▶ [WORK INSTRUCTIONS]
Every line below that contains "Course" is to be copied.

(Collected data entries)

▼

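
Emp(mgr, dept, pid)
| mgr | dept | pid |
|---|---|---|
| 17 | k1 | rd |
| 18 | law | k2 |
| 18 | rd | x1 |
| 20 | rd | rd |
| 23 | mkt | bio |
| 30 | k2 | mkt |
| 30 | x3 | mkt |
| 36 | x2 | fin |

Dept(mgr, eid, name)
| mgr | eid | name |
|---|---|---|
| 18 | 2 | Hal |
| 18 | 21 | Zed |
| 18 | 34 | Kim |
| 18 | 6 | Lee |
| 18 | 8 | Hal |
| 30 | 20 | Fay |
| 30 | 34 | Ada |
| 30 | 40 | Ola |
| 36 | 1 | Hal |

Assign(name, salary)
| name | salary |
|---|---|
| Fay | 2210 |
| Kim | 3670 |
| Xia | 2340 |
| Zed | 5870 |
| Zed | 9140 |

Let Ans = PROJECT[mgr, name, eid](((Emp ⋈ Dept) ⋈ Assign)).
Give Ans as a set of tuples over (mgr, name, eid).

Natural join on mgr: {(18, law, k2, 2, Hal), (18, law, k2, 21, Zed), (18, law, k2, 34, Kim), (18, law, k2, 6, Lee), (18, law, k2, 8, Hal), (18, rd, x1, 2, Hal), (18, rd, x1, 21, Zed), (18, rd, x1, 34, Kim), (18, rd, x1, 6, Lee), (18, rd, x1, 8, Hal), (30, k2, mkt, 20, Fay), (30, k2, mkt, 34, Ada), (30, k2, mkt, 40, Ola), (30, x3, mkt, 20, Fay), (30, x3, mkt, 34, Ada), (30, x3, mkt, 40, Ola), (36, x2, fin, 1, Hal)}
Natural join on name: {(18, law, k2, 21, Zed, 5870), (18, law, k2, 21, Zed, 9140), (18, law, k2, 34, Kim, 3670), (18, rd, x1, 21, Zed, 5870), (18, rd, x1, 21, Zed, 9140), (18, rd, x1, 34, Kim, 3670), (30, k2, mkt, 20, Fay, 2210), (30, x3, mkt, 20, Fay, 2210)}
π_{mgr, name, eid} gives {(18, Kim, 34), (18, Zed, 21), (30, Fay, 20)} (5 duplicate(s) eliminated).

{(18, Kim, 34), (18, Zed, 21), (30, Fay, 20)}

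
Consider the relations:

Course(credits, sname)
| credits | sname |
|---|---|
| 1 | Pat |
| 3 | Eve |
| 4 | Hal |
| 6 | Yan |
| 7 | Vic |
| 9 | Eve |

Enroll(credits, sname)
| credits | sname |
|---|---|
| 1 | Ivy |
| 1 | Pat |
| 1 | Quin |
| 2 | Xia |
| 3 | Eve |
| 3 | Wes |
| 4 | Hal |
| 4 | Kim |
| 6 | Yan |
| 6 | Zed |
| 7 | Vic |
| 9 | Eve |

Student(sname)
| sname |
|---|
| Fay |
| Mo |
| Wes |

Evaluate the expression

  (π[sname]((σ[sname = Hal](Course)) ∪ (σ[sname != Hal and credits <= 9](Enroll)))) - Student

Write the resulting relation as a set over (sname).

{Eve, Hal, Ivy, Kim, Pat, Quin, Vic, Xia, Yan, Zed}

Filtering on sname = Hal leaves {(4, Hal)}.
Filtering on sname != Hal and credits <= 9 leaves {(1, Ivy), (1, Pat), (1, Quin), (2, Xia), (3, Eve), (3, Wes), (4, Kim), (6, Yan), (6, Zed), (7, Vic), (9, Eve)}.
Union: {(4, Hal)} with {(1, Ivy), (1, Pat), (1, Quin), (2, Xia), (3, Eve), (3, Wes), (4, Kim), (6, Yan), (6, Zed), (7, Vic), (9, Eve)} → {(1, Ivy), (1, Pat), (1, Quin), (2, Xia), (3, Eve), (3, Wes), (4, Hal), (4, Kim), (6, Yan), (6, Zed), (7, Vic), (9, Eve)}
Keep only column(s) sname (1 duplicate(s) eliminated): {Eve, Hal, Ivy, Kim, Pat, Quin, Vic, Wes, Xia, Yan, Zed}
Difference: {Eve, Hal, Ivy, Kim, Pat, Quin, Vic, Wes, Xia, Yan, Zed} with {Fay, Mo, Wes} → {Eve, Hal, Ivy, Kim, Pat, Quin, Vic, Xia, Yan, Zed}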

▲

▶ [SOLUTION]
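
Course(credits, sname)
  (π[sname]((σ[sname = Hal](Course)) ∪ (σ[sname != Hal and credits <= 9](Enroll)))) - Student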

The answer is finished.